- WORK ITEM: Every line of the records below from the line with "- Bruno (predeceased)" up to and including the line with "- Greta (living)" must be reproduced exactly, and no line outside that range.

---- THE RECORDS

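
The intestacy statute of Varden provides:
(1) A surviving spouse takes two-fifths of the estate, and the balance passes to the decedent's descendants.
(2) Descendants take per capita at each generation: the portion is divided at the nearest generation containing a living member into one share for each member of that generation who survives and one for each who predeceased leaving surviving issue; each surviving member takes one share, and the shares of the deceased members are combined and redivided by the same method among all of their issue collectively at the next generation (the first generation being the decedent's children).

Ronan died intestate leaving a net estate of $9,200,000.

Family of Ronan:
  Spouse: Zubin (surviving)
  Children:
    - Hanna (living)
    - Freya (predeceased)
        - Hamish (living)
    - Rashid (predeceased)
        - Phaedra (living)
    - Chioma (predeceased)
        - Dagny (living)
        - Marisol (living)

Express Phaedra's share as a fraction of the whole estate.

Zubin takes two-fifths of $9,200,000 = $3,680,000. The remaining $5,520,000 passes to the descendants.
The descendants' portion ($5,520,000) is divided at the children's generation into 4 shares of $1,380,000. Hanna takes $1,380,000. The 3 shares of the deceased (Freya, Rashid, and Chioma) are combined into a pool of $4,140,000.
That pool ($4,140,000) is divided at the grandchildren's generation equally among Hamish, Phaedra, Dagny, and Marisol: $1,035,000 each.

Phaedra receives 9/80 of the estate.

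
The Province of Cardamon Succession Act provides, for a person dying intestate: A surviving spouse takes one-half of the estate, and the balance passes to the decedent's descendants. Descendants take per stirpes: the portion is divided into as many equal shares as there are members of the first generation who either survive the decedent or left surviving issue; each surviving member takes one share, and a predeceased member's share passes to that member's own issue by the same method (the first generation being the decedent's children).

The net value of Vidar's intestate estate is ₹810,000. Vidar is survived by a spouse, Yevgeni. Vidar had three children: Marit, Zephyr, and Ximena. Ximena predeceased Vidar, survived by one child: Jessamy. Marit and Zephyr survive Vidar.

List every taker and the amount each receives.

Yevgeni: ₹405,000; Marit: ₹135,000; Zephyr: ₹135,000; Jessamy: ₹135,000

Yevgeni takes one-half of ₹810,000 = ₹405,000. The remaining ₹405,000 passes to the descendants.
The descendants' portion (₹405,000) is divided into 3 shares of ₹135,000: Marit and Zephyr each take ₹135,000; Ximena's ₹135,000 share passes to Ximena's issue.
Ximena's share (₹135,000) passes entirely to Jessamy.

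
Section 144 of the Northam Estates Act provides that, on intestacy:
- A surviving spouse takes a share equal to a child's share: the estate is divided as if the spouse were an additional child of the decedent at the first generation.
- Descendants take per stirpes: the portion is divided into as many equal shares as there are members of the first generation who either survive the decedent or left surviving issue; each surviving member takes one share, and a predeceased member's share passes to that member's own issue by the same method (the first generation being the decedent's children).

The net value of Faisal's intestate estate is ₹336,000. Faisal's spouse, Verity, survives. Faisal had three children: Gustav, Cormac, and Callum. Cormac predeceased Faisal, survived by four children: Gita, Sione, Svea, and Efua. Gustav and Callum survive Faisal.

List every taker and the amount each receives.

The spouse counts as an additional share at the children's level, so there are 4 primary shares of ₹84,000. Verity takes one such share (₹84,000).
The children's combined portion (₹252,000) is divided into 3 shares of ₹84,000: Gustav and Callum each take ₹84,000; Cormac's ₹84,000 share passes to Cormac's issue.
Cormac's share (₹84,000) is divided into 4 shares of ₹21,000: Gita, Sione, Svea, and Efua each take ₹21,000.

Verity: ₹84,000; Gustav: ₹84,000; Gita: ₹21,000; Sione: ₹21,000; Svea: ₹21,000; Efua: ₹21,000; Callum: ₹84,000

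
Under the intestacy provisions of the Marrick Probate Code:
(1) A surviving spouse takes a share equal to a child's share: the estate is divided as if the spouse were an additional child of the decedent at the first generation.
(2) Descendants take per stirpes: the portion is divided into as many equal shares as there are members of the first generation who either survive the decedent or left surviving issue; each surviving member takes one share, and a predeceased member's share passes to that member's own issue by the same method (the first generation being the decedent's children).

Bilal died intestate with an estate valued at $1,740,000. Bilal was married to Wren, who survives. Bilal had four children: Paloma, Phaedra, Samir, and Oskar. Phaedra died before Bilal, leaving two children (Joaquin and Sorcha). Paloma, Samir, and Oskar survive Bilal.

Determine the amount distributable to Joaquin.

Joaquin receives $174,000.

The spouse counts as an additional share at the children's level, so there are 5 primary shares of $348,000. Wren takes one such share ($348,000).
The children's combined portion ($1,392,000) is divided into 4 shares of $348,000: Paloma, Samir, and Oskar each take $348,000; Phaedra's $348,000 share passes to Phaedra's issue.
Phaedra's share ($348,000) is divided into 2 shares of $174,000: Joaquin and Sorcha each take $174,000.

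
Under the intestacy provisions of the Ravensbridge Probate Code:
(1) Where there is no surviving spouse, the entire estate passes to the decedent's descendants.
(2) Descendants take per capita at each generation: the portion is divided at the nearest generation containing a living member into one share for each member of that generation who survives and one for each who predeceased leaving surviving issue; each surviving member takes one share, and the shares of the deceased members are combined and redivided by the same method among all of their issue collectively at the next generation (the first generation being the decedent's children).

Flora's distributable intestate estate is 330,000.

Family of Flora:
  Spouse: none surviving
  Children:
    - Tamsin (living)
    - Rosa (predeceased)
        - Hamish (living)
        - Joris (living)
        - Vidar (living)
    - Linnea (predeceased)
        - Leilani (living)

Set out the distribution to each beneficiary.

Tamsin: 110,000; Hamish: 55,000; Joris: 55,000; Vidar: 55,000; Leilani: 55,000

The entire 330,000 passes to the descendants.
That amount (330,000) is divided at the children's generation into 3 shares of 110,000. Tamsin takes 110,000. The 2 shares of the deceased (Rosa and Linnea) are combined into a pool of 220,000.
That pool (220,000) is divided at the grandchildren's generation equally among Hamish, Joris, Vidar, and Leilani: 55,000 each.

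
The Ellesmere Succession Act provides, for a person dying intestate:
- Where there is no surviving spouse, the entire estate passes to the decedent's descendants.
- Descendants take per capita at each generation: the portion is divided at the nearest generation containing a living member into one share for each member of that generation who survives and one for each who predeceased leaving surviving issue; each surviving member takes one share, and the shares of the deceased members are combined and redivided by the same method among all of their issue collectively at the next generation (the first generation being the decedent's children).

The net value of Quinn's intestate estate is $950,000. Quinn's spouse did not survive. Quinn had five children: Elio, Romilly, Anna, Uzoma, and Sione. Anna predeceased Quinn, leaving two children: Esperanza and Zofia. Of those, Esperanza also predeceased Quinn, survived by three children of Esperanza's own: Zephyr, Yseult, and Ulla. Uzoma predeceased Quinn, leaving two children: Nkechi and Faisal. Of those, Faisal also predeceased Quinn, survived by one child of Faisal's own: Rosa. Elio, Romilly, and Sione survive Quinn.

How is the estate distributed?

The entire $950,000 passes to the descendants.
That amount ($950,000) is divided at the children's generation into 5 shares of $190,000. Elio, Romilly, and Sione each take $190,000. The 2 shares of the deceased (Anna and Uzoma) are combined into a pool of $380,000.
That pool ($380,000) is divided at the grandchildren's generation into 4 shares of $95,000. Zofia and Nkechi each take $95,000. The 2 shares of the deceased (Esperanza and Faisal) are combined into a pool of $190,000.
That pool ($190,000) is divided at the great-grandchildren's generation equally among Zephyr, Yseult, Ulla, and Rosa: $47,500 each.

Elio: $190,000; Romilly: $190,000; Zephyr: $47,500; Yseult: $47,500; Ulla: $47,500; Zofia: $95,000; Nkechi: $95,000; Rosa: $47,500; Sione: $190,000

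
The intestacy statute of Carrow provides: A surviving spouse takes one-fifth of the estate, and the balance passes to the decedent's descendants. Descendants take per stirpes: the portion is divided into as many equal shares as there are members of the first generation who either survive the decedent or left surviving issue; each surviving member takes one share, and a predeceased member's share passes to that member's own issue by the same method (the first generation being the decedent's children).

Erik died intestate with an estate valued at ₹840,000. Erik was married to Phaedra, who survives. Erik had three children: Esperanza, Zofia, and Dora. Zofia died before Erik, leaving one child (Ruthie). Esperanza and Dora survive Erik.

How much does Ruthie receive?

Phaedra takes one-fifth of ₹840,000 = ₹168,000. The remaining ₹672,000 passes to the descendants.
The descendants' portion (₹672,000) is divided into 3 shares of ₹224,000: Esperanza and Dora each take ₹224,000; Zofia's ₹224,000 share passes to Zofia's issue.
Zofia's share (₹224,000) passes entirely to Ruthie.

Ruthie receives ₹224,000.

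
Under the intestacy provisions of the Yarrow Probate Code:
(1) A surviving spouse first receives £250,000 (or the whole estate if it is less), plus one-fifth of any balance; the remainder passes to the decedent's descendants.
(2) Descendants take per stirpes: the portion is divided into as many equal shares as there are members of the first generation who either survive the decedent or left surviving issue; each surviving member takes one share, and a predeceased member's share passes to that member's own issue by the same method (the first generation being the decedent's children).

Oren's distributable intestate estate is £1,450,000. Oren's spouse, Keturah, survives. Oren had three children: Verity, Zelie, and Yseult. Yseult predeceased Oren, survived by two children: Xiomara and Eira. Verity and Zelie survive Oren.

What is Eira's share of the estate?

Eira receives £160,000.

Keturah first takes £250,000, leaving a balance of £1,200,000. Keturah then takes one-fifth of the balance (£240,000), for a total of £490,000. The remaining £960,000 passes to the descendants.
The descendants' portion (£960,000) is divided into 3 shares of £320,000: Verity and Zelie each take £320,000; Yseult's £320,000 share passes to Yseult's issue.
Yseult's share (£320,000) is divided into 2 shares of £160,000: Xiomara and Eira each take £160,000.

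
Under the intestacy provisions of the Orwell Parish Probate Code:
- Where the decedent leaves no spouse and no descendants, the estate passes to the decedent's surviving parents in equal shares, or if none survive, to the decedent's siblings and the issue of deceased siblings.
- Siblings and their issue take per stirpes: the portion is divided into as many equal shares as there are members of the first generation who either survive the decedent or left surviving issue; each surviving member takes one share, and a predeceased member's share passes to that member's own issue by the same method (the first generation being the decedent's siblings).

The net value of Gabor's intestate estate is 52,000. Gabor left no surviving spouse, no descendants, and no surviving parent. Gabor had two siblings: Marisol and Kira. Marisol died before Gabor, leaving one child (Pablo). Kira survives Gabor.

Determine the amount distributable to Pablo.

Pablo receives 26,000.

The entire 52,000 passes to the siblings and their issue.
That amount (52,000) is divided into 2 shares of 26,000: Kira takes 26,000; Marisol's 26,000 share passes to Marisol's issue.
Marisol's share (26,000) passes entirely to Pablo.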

--------
---- THE RECORDS

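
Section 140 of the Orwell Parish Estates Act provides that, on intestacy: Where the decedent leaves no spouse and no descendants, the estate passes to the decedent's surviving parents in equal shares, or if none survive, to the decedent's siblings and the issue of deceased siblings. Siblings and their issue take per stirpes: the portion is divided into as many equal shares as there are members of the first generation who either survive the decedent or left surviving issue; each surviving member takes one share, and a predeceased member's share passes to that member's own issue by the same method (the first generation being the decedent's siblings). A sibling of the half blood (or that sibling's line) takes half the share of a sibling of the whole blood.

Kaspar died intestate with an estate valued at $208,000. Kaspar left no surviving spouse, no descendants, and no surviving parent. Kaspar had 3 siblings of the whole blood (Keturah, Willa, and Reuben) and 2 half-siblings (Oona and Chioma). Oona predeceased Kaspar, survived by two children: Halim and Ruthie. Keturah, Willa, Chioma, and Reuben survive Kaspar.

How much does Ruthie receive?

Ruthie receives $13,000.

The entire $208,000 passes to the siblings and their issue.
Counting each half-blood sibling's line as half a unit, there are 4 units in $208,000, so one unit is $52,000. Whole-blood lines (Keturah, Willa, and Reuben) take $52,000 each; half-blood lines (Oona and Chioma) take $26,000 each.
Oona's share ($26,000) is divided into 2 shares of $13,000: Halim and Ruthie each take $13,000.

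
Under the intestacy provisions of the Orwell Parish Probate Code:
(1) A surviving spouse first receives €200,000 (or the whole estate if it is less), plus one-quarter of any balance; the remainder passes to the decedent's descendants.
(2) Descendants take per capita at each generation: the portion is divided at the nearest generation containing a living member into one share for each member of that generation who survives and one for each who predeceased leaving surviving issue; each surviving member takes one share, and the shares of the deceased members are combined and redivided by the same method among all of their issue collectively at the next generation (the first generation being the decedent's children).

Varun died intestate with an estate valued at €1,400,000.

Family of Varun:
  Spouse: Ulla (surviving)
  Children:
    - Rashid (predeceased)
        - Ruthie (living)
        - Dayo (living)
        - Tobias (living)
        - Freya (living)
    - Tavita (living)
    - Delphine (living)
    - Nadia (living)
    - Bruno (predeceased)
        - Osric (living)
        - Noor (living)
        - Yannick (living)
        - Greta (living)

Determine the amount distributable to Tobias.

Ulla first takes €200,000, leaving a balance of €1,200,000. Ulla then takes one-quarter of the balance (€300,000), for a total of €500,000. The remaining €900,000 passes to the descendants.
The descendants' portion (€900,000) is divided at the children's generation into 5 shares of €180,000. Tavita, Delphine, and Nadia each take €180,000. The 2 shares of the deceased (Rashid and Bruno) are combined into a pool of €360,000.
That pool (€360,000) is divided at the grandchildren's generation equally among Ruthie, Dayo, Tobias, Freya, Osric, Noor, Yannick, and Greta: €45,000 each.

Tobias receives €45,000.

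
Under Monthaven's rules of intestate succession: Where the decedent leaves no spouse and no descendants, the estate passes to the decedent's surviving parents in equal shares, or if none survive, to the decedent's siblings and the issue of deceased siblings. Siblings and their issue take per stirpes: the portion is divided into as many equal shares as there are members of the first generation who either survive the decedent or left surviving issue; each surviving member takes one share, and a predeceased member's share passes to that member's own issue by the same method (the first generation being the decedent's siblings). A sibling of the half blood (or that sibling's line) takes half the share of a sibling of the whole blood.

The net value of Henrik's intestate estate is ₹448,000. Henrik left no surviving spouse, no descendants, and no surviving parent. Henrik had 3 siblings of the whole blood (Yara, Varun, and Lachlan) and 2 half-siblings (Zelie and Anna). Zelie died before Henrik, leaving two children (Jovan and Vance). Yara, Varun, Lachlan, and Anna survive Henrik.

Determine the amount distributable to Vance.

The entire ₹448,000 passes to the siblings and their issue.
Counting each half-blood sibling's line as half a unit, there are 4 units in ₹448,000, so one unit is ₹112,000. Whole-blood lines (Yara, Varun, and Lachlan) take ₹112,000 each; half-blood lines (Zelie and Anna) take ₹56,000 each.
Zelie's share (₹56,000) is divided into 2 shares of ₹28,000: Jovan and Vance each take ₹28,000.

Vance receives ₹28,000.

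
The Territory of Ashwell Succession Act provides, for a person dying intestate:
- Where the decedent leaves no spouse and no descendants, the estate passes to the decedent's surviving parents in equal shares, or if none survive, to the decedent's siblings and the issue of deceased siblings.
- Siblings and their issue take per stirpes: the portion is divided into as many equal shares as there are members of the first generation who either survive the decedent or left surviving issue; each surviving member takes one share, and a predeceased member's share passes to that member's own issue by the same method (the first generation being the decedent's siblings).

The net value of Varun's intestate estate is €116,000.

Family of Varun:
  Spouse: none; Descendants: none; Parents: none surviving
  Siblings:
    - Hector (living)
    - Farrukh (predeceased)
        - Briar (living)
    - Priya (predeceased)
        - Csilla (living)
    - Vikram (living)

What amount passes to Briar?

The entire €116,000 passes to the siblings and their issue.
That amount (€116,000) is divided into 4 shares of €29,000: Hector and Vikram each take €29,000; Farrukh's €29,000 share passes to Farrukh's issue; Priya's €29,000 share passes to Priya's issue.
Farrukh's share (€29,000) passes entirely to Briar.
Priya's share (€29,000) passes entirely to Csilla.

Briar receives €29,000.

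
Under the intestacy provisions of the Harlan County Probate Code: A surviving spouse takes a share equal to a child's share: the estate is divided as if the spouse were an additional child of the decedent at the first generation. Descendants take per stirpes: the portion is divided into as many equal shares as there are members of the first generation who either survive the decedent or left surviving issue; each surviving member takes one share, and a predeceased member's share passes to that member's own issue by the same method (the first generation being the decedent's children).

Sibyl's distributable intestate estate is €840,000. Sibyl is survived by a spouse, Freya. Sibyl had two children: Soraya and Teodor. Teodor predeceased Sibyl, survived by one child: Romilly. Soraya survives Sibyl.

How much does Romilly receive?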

--------

- EXPECTED ANSWER:
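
    - Bruno (predeceased)
        - Osric (living)
        - Noor (living)
        - Yannick (living)
        - Greta (living)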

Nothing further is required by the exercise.